• [Collected data entries]
****************************************
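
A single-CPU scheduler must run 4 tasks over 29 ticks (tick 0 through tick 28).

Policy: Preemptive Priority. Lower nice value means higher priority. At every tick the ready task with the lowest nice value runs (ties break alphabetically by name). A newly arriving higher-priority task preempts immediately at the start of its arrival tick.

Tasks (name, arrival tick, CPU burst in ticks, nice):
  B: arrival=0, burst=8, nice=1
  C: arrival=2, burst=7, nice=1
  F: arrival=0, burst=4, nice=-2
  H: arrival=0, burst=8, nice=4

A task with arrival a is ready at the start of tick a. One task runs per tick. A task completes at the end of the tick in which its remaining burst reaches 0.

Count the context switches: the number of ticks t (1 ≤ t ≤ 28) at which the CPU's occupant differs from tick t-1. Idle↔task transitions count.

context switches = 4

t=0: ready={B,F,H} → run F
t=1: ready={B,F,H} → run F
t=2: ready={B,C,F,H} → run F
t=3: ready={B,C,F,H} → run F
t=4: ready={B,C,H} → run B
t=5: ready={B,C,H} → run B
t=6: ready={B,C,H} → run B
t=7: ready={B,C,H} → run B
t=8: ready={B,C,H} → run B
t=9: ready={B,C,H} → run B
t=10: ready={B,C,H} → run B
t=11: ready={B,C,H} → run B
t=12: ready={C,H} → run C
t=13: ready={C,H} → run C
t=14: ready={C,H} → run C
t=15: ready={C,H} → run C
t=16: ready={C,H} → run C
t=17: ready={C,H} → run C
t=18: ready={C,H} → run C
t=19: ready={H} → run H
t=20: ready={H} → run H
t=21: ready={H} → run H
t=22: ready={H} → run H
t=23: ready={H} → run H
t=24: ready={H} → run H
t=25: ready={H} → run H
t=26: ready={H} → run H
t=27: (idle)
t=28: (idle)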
****************************************
Nothing but a number is asked for: how many lines of the records contain the word "burst"?

• [EXERCISE RESPONSE] 6